(RECORDS)

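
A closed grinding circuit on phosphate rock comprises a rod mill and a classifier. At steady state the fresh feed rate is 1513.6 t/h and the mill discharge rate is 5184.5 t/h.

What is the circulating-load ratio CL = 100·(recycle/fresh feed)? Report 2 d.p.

Mill node: discharge = fresh + recycle.
R = M − F = 5184.5 − 1513.6 = 3670.9 t/h
CL = 100·R/F = 100·3670.9/1513.6 = 242.53 %

CL = 242.53 %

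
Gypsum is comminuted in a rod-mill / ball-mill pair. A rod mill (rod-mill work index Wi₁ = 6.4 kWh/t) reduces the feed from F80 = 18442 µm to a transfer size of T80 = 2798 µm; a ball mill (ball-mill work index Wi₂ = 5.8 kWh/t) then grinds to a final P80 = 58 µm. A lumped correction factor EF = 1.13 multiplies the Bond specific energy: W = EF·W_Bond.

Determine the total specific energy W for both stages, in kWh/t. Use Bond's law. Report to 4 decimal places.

W = 10·Wi·(P80^(-½) − F80^(-½))
Stage 1 (18442→2798 µm, Wi₁=6.4): W₁ = 10·6.4·(0.018905 − 0.007364) = 0.7386 kWh/t
Stage 2 (2798→58 µm, Wi₂=5.8): W₂ = 10·5.8·(0.131306 − 0.018905) = 6.5193 kWh/t
W = W₁ + W₂ = 0.7386 + 6.5193 = 7.2579 kWh/t
Apply correction: 7.2579 × 1.13 = 8.2015 kWh/t

W = 8.2015 kWh/t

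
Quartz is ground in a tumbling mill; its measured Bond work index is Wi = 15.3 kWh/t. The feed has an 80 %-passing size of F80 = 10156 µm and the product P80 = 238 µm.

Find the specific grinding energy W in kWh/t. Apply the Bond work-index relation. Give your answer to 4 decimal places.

Bond:  W = 10 Wi (1/√P − 1/√F)
1/√238 = 0.064820;  1/√10156 = 0.009923
W = 10·15.3·(0.064820 − 0.009923) = 8.3993 kWh/t

W = 8.3993 kWh/t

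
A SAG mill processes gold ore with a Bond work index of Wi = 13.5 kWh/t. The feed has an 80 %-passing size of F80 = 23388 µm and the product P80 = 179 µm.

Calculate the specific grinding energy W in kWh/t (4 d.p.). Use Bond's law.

W = 9.2076 kWh/t

W = 10·Wi·(P80^(-½) − F80^(-½))
1/√179 = 0.074744;  1/√23388 = 0.006539
W = 10·13.5·(0.074744 − 0.006539) = 9.2076 kWh/t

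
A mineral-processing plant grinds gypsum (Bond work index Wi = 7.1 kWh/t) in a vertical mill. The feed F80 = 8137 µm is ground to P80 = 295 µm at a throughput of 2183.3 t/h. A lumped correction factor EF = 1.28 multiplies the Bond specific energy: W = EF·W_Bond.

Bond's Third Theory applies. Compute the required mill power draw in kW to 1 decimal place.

Bond: W = 10·Wi·(1/√P80 − 1/√F80)
W = 10·7.1·(1/√295 − 1/√8137) = 10·7.1·(0.047136) = 3.3467 kWh/t
With EF = 1.28: W = 3.3467·1.28 = 4.2838 kWh/t
Power = W × throughput = 4.2838 kWh/t × 2183.3 t/h = 9352.7 kW

P = 9352.7 kW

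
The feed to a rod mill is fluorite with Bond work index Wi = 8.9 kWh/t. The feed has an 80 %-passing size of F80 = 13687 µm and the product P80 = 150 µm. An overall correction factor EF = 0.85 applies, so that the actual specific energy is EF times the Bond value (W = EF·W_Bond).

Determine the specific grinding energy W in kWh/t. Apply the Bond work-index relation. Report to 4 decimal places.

W = 5.5302 kWh/t

W = 10 Wi (1/√P80 − 1/√F80)  [Bond]
1/√150 = 0.081650;  1/√13687 = 0.008548
W = 10·8.9·(0.081650 − 0.008548) = 6.5061 kWh/t
Apply correction: 6.5061 × 0.85 = 5.5302 kWh/t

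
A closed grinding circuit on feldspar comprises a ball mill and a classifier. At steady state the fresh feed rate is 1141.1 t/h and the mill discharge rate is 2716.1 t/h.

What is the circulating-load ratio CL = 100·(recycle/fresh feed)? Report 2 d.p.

CL = 138.02 %

Mill node: discharge = fresh + recycle.
R = M − F = 2716.1 − 1141.1 = 1575.0 t/h
CL = 100·R/F = 100·1575.0/1141.1 = 138.02 %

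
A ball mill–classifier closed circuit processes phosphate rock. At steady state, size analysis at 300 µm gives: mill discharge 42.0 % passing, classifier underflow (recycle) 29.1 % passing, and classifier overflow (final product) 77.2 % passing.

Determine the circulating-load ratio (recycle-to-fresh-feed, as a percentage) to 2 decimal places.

CL = 272.87 %

Mass balance on the −300 µm fraction:
(1+r)d = ru + o → r = (o−d)/(d−u)
r = (77.2 − 42.0)/(42.0 − 29.1) = 35.2/12.9 = 2.7287
CL = 100·r = 272.87 %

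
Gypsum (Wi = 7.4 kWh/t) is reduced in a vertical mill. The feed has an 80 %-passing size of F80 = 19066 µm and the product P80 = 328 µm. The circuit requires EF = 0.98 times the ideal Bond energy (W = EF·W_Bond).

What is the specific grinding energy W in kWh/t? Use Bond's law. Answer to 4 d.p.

W = 3.4790 kWh/t

W = 10 Wi (1/√P80 − 1/√F80)  [Bond]
1/√328 = 0.055216;  1/√19066 = 0.007242
W = 10·7.4·(0.055216 − 0.007242) = 3.5500 kWh/t
Apply correction: 3.5500 × 0.98 = 3.4790 kWh/t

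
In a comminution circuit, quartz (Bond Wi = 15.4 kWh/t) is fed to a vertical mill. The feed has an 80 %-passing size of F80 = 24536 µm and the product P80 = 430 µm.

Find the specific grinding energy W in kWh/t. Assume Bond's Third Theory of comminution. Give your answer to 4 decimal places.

Bond:  W = 10 Wi (1/√P − 1/√F)
1/√430 = 0.048224;  1/√24536 = 0.006384
W = 10·15.4·(0.048224 − 0.006384) = 6.4434 kWh/t

W = 6.4434 kWh/t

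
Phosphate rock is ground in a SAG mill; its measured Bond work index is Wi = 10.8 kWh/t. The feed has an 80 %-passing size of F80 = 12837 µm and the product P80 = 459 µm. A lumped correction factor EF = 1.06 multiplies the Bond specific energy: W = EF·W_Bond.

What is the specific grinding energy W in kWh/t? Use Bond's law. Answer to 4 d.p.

Bond:  W = 10 Wi (1/√P − 1/√F)
1/√459 = 0.046676;  1/√12837 = 0.008826
W = 10·10.8·(0.046676 − 0.008826) = 4.0878 kWh/t
W_actual = 1.06 × 4.0878 = 4.3331 kWh/t

W = 4.3331 kWh/t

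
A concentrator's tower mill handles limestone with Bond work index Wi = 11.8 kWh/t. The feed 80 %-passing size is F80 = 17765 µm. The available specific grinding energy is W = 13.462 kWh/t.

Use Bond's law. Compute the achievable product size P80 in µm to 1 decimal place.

Bond: W = 10·Wi·(1/√P80 − 1/√F80)
P80^-0.5 = F80^-0.5 + W/(10 Wi)
  = 13.4620/(10·11.8) + 1/√17765 = 0.114085 + 0.007503 = 0.121587
P80 = (1/0.121587)² = 8.2245² = 67.64 µm

P80 = 67.6 µm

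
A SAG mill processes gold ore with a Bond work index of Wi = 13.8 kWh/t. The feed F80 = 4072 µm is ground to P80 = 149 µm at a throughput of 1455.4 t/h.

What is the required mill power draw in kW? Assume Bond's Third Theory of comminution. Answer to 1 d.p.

Bond: W = 10·Wi·(1/√P80 − 1/√F80)
W = 10·13.8·(1/√149 − 1/√4072) = 10·13.8·(0.066252) = 9.1428 kWh/t
P_mill = W·ṁ = 9.1428·1455.4 = 13306.4 kW

P = 13306.4 kW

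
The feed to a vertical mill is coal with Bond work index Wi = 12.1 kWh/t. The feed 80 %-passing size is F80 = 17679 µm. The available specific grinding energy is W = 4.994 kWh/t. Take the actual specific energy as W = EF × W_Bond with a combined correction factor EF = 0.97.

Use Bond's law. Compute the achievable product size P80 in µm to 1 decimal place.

W = 10·Wi·(P80^(-½) − F80^(-½))
W_Bond = W / EF = 4.994 / 0.97 = 5.1485 kWh/t
P80^-0.5 = F80^-0.5 + W_Bond/(10 Wi)
  = 5.1485/(10·12.1) + 1/√17679 = 0.042549 + 0.007521 = 0.050070
P80 = (1/0.050070)² = 19.9720² = 398.88 µm

P80 = 398.9 µm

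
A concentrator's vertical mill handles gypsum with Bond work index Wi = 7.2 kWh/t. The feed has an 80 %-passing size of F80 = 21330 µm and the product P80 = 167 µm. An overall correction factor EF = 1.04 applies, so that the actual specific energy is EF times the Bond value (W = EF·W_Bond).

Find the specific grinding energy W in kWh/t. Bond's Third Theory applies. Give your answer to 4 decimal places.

Bond:  W = 10 Wi (1/√P − 1/√F)
1/√167 = 0.077382;  1/√21330 = 0.006847
W = 10·7.2·(0.077382 − 0.006847) = 5.0785 kWh/t
W_actual = 1.04 × 5.0785 = 5.2817 kWh/t

W = 5.2817 kWh/t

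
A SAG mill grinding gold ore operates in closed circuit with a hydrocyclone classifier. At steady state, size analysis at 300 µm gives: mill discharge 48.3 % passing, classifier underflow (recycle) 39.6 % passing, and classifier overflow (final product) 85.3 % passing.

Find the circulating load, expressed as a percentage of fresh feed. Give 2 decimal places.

CL = 425.29 %

Two-product formula at 300 µm:
(1+r)·d = r·u + o ⇒ r = (o−d)/(d−u)
r = (85.3 − 48.3)/(48.3 − 39.6) = 37.0/8.7 = 4.2529
CL = 100·r = 425.29 %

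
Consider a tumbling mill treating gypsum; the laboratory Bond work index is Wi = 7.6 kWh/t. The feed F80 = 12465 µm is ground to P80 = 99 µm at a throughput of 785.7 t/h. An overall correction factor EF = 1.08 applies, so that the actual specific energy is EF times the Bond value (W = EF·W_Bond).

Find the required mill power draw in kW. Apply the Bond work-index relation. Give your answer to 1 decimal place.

P = 5903.9 kW

W = 10·Wi·[P80^(−½) − F80^(−½)]
W = 10·7.6·(1/√99 − 1/√12465) = 10·7.6·(0.091547) = 6.9576 kWh/t
Apply correction: 6.9576 × 1.08 = 7.5142 kWh/t
Mill draw = 7.5142 × 785.7 = 5903.9 kW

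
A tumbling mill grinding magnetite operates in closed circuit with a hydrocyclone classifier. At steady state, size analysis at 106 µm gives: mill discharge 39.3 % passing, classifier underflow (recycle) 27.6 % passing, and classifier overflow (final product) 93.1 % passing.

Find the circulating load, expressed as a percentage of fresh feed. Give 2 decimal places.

Balance %-passing 106 µm (r = R/F):
(1+r)·d = r·u + o ⇒ r = (o−d)/(d−u)
r = (93.1 − 39.3)/(39.3 − 27.6) = 53.8/11.7 = 4.5983
CL = 100·r = 459.83 %

CL = 459.83 %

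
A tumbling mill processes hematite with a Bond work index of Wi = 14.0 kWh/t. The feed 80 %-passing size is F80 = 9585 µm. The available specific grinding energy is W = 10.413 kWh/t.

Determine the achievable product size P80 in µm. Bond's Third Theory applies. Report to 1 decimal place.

P80 = 139.7 µm

W_Bond = 10·Wi·(1/√P₈₀ − 1/√F₈₀)
P80^-0.5 = F80^-0.5 + W/(10 Wi)
  = 10.4130/(10·14.0) + 1/√9585 = 0.074379 + 0.010214 = 0.084593
P80 = (1/0.084593)² = 11.8213² = 139.74 µm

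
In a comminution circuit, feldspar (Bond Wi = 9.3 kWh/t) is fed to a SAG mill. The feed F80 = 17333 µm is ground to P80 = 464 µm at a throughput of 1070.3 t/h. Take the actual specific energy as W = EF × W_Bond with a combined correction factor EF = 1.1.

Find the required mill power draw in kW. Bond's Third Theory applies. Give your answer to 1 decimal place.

W = 10 Wi (1/√P80 − 1/√F80)  [Bond]
W = 10·9.3·(1/√464 − 1/√17333) = 10·9.3·(0.038828) = 3.6110 kWh/t
Corrected W = EF·W_Bond = 1.1·3.6110 = 3.9721 kWh/t
Mill draw = 3.9721 × 1070.3 = 4251.4 kW

P = 4251.4 kW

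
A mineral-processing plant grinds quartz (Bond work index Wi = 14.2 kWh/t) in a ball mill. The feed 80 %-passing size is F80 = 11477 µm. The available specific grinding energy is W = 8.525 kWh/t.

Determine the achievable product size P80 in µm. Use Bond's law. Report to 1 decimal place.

P80 = 207.8 µm

W = 10 Wi (P80^-0.5 − F80^-0.5)
P80^-0.5 = F80^-0.5 + W/(10 Wi)
  = 8.5250/(10·14.2) + 1/√11477 = 0.060035 + 0.009334 = 0.069370
P80 = (1/0.069370)² = 14.4155² = 207.81 µm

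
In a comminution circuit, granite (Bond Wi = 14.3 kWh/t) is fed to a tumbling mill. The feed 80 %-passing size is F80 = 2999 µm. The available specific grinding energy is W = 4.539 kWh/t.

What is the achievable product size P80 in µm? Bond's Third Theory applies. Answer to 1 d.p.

P80 = 400.0 µm

W = 10·Wi·(P80^(-½) − F80^(-½))
P80^(−½) = W/(10 Wi) + F80^(−½)
  = 4.5390/(10·14.3) + 1/√2999 = 0.031741 + 0.018260 = 0.050002
P80 = (1/0.050002)² = 19.9993² = 399.97 µm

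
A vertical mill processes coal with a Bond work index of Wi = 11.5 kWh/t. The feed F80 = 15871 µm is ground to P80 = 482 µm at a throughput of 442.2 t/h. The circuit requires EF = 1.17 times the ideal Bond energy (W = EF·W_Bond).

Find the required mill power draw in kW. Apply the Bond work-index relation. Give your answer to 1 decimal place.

W = 10 Wi / √P80 − 10 Wi / √F80
W = 10·11.5·(1/√482 − 1/√15871) = 10·11.5·(0.037611) = 4.3253 kWh/t
W_actual = 1.17 × 4.3253 = 5.0606 kWh/t
Power = W × throughput = 5.0606 kWh/t × 442.2 t/h = 2237.8 kW

P = 2237.8 kW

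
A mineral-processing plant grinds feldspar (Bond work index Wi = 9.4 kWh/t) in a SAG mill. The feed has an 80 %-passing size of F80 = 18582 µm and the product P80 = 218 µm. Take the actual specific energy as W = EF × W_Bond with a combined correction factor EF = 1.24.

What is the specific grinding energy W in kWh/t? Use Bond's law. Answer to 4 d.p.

W = 10·Wi·(P80^(-½) − F80^(-½))
1/√218 = 0.067729;  1/√18582 = 0.007336
W = 10·9.4·(0.067729 − 0.007336) = 5.6769 kWh/t
Corrected W = EF·W_Bond = 1.24·5.6769 = 7.0394 kWh/t

W = 7.0394 kWh/t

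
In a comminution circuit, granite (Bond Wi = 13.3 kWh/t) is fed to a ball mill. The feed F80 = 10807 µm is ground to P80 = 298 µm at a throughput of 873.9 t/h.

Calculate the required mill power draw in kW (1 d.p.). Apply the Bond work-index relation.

P = 5614.9 kW

W = 10·Wi·[P80^(−½) − F80^(−½)]
W = 10·13.3·(1/√298 − 1/√10807) = 10·13.3·(0.048309) = 6.4251 kWh/t
P = W·T = 6.4251·873.9 = 5614.9 kW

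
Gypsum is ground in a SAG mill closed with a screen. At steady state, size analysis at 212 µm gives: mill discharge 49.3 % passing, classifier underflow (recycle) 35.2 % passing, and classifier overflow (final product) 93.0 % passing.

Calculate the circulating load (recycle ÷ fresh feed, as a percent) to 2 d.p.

Let r = R/F. Size balance at 212 µm:
(1+r)·d = r·u + o ⇒ r = (o−d)/(d−u)
r = (93.0 − 49.3)/(49.3 − 35.2) = 43.7/14.1 = 3.0993
CL = 100·r = 309.93 %

CL = 309.93 %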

(End RECORDS)

• _WHAT YOU HAVE TO DO_
Which lines in the records above contain the word "granite"? Return each of them.

• _RESPONSE BOX_
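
In a comminution circuit, granite (Bond Wi = 14.3 kWh/t) is fed to a tumbling mill. The feed 80 %-passing size is F80 = 2999 µm. The available specific grinding energy is W = 4.539 kWh/t.
In a comminution circuit, granite (Bond Wi = 13.3 kWh/t) is fed to a ball mill. The feed F80 = 10807 µm is ground to P80 = 298 µm at a throughput of 873.9 t/h.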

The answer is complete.